• Exercise: Print out the full listing below, word for word.

-.-.-

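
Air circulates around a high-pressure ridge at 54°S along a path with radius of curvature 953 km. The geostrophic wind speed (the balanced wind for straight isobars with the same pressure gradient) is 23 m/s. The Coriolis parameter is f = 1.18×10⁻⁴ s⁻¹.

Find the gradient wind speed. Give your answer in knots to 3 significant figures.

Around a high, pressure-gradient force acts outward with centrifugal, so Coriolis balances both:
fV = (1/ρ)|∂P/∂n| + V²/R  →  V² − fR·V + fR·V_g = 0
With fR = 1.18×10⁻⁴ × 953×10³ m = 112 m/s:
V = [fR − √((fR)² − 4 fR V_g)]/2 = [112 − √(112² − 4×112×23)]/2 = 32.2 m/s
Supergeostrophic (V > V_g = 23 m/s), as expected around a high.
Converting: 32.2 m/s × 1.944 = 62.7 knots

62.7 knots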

-.-.-

• Answer to this problem:
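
Air circulates around a high-pressure ridge at 54°S along a path with radius of curvature 953 km. The geostrophic wind speed (the balanced wind for straight isobars with the same pressure gradient) is 23 m/s. The Coriolis parameter is f = 1.18×10⁻⁴ s⁻¹.

Find the gradient wind speed. Give your answer in knots to 3 significant figures.

Around a high, pressure-gradient force acts outward with centrifugal, so Coriolis balances both:
fV = (1/ρ)|∂P/∂n| + V²/R  →  V² − fR·V + fR·V_g = 0
With fR = 1.18×10⁻⁴ × 953×10³ m = 112 m/s:
V = [fR − √((fR)² − 4 fR V_g)]/2 = [112 − √(112² − 4×112×23)]/2 = 32.2 m/s
Supergeostrophic (V > V_g = 23 m/s), as expected around a high.
Converting: 32.2 m/s × 1.944 = 62.7 knots

62.7 knots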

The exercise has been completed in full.